§ **Problem**: Each record must reappear in the answer exactly as it is written.

§ **Available data**:
#####
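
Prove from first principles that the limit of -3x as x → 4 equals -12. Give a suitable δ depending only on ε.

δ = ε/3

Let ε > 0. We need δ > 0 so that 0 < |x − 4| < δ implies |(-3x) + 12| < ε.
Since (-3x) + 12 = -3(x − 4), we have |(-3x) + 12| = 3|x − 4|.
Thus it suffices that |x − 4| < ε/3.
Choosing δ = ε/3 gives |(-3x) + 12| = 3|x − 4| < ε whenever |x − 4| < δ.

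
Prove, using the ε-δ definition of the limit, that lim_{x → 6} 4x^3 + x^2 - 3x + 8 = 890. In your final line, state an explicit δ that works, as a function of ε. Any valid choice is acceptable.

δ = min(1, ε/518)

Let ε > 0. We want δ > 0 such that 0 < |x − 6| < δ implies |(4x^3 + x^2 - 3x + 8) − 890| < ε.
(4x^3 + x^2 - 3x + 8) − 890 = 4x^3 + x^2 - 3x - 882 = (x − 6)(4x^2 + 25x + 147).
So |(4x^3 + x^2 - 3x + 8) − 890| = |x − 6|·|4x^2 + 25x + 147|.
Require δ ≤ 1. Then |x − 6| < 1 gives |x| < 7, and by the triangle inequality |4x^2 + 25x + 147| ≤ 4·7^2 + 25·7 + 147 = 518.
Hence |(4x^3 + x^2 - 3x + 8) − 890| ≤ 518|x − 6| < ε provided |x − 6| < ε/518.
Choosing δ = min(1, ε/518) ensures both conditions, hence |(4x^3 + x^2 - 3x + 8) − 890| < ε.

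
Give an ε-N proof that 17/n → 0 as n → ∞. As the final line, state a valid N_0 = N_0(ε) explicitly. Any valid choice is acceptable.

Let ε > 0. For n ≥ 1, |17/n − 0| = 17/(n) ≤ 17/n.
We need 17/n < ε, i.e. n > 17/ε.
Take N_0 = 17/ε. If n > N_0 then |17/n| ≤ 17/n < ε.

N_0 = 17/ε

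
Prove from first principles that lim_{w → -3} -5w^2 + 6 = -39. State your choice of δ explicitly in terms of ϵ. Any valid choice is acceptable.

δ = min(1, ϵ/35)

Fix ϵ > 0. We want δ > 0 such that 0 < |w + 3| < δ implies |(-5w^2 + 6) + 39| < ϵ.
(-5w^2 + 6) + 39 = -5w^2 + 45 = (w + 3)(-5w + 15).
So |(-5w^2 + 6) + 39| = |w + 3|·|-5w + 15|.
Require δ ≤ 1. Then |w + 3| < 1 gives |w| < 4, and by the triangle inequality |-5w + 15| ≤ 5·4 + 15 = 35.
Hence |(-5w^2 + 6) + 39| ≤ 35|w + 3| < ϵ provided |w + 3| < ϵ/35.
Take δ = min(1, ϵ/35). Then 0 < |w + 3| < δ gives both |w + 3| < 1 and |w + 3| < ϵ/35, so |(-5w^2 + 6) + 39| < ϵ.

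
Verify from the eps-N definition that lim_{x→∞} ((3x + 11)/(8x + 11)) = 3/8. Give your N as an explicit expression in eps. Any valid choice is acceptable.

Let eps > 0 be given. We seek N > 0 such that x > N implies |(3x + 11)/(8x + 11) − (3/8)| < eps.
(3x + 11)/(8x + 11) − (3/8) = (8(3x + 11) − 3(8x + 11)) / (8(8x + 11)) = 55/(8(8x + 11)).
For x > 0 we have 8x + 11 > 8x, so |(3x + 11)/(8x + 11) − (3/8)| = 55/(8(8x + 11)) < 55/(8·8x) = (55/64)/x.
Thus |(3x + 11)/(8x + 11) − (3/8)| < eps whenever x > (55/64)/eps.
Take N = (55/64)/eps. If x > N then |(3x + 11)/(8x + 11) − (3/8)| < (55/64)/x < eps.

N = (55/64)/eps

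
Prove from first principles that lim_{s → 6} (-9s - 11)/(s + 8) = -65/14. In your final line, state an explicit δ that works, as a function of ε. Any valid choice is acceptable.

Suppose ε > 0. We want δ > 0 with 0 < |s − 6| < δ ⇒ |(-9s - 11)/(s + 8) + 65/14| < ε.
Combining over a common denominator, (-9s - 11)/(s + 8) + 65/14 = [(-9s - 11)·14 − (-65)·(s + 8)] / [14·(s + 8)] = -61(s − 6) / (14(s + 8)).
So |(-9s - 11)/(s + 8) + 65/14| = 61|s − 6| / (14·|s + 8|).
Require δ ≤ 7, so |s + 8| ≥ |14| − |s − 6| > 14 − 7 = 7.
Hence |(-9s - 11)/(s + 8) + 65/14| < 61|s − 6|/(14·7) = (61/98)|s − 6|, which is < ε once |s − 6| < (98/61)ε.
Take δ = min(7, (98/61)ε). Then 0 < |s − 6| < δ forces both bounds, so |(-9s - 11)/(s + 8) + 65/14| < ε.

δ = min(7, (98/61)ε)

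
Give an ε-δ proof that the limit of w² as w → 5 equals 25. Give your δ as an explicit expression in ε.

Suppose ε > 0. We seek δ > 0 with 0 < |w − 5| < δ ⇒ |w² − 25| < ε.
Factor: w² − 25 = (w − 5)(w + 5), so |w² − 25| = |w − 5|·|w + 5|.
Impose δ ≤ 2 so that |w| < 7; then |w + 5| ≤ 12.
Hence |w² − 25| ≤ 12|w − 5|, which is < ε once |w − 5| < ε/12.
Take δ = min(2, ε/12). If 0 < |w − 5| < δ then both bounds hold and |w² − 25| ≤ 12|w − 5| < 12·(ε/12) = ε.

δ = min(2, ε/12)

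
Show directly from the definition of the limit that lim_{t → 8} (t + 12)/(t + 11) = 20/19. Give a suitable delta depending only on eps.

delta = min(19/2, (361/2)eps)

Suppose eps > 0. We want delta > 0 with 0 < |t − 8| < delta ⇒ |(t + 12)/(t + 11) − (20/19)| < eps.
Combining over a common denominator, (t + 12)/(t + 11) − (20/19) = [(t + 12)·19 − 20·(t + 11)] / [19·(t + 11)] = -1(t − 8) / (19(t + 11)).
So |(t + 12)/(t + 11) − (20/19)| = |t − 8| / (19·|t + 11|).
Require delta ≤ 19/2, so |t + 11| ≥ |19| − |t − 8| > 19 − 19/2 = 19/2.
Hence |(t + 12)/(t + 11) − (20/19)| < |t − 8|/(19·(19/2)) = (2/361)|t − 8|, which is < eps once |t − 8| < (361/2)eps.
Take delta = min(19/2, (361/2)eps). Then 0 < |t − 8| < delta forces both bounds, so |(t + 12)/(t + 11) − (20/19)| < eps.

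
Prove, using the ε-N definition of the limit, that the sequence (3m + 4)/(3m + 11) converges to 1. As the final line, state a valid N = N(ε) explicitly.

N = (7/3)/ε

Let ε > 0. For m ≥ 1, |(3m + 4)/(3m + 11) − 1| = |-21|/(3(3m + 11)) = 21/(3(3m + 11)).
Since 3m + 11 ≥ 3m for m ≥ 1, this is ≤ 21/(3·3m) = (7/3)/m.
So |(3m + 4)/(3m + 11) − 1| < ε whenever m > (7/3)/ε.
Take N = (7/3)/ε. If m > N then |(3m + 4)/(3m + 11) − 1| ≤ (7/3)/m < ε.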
#####
§ **Reply**:
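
Prove from first principles that the limit of -3x as x → 4 equals -12. Give a suitable δ depending only on ε.

δ = ε/3

Let ε > 0. We need δ > 0 so that 0 < |x − 4| < δ implies |(-3x) + 12| < ε.
Since (-3x) + 12 = -3(x − 4), we have |(-3x) + 12| = 3|x − 4|.
Thus it suffices that |x − 4| < ε/3.
Choosing δ = ε/3 gives |(-3x) + 12| = 3|x − 4| < ε whenever |x − 4| < δ.

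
Prove, using the ε-δ definition of the limit, that lim_{x → 6} 4x^3 + x^2 - 3x + 8 = 890. In your final line, state an explicit δ that works, as a function of ε. Any valid choice is acceptable.

δ = min(1, ε/518)

Let ε > 0. We want δ > 0 such that 0 < |x − 6| < δ implies |(4x^3 + x^2 - 3x + 8) − 890| < ε.
(4x^3 + x^2 - 3x + 8) − 890 = 4x^3 + x^2 - 3x - 882 = (x − 6)(4x^2 + 25x + 147).
So |(4x^3 + x^2 - 3x + 8) − 890| = |x − 6|·|4x^2 + 25x + 147|.
Require δ ≤ 1. Then |x − 6| < 1 gives |x| < 7, and by the triangle inequality |4x^2 + 25x + 147| ≤ 4·7^2 + 25·7 + 147 = 518.
Hence |(4x^3 + x^2 - 3x + 8) − 890| ≤ 518|x − 6| < ε provided |x − 6| < ε/518.
Choosing δ = min(1, ε/518) ensures both conditions, hence |(4x^3 + x^2 - 3x + 8) − 890| < ε.

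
Give an ε-N proof that 17/n → 0 as n → ∞. As the final line, state a valid N_0 = N_0(ε) explicitly. Any valid choice is acceptable.

Let ε > 0. For n ≥ 1, |17/n − 0| = 17/(n) ≤ 17/n.
We need 17/n < ε, i.e. n > 17/ε.
Take N_0 = 17/ε. If n > N_0 then |17/n| ≤ 17/n < ε.

N_0 = 17/ε

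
Prove from first principles that lim_{w → -3} -5w^2 + 6 = -39. State your choice of δ explicitly in terms of ϵ. Any valid choice is acceptable.

δ = min(1, ϵ/35)

Fix ϵ > 0. We want δ > 0 such that 0 < |w + 3| < δ implies |(-5w^2 + 6) + 39| < ϵ.
(-5w^2 + 6) + 39 = -5w^2 + 45 = (w + 3)(-5w + 15).
So |(-5w^2 + 6) + 39| = |w + 3|·|-5w + 15|.
Require δ ≤ 1. Then |w + 3| < 1 gives |w| < 4, and by the triangle inequality |-5w + 15| ≤ 5·4 + 15 = 35.
Hence |(-5w^2 + 6) + 39| ≤ 35|w + 3| < ϵ provided |w + 3| < ϵ/35.
Take δ = min(1, ϵ/35). Then 0 < |w + 3| < δ gives both |w + 3| < 1 and |w + 3| < ϵ/35, so |(-5w^2 + 6) + 39| < ϵ.

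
Verify from the eps-N definition that lim_{x→∞} ((3x + 11)/(8x + 11)) = 3/8. Give your N as an explicit expression in eps. Any valid choice is acceptable.

Let eps > 0 be given. We seek N > 0 such that x > N implies |(3x + 11)/(8x + 11) − (3/8)| < eps.
(3x + 11)/(8x + 11) − (3/8) = (8(3x + 11) − 3(8x + 11)) / (8(8x + 11)) = 55/(8(8x + 11)).
For x > 0 we have 8x + 11 > 8x, so |(3x + 11)/(8x + 11) − (3/8)| = 55/(8(8x + 11)) < 55/(8·8x) = (55/64)/x.
Thus |(3x + 11)/(8x + 11) − (3/8)| < eps whenever x > (55/64)/eps.
Take N = (55/64)/eps. If x > N then |(3x + 11)/(8x + 11) − (3/8)| < (55/64)/x < eps.

N = (55/64)/eps

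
Prove from first principles that lim_{s → 6} (-9s - 11)/(s + 8) = -65/14. In your final line, state an explicit δ that works, as a function of ε. Any valid choice is acceptable.

Suppose ε > 0. We want δ > 0 with 0 < |s − 6| < δ ⇒ |(-9s - 11)/(s + 8) + 65/14| < ε.
Combining over a common denominator, (-9s - 11)/(s + 8) + 65/14 = [(-9s - 11)·14 − (-65)·(s + 8)] / [14·(s + 8)] = -61(s − 6) / (14(s + 8)).
So |(-9s - 11)/(s + 8) + 65/14| = 61|s − 6| / (14·|s + 8|).
Require δ ≤ 7, so |s + 8| ≥ |14| − |s − 6| > 14 − 7 = 7.
Hence |(-9s - 11)/(s + 8) + 65/14| < 61|s − 6|/(14·7) = (61/98)|s − 6|, which is < ε once |s − 6| < (98/61)ε.
Take δ = min(7, (98/61)ε). Then 0 < |s − 6| < δ forces both bounds, so |(-9s - 11)/(s + 8) + 65/14| < ε.

δ = min(7, (98/61)ε)

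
Give an ε-δ proof that the limit of w² as w → 5 equals 25. Give your δ as an explicit expression in ε.

Suppose ε > 0. We seek δ > 0 with 0 < |w − 5| < δ ⇒ |w² − 25| < ε.
Factor: w² − 25 = (w − 5)(w + 5), so |w² − 25| = |w − 5|·|w + 5|.
Impose δ ≤ 2 so that |w| < 7; then |w + 5| ≤ 12.
Hence |w² − 25| ≤ 12|w − 5|, which is < ε once |w − 5| < ε/12.
Take δ = min(2, ε/12). If 0 < |w − 5| < δ then both bounds hold and |w² − 25| ≤ 12|w − 5| < 12·(ε/12) = ε.

δ = min(2, ε/12)

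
Show directly from the definition of the limit that lim_{t → 8} (t + 12)/(t + 11) = 20/19. Give a suitable delta depending only on eps.

delta = min(19/2, (361/2)eps)

Suppose eps > 0. We want delta > 0 with 0 < |t − 8| < delta ⇒ |(t + 12)/(t + 11) − (20/19)| < eps.
Combining over a common denominator, (t + 12)/(t + 11) − (20/19) = [(t + 12)·19 − 20·(t + 11)] / [19·(t + 11)] = -1(t − 8) / (19(t + 11)).
So |(t + 12)/(t + 11) − (20/19)| = |t − 8| / (19·|t + 11|).
Require delta ≤ 19/2, so |t + 11| ≥ |19| − |t − 8| > 19 − 19/2 = 19/2.
Hence |(t + 12)/(t + 11) − (20/19)| < |t − 8|/(19·(19/2)) = (2/361)|t − 8|, which is < eps once |t − 8| < (361/2)eps.
Take delta = min(19/2, (361/2)eps). Then 0 < |t − 8| < delta forces both bounds, so |(t + 12)/(t + 11) − (20/19)| < eps.

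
Prove, using the ε-N definition of the limit, that the sequence (3m + 4)/(3m + 11) converges to 1. As the final line, state a valid N = N(ε) explicitly.

N = (7/3)/ε

Let ε > 0. For m ≥ 1, |(3m + 4)/(3m + 11) − 1| = |-21|/(3(3m + 11)) = 21/(3(3m + 11)).
Since 3m + 11 ≥ 3m for m ≥ 1, this is ≤ 21/(3·3m) = (7/3)/m.
So |(3m + 4)/(3m + 11) − 1| < ε whenever m > (7/3)/ε.
Take N = (7/3)/ε. If m > N then |(3m + 4)/(3m + 11) − 1| ≤ (7/3)/m < ε.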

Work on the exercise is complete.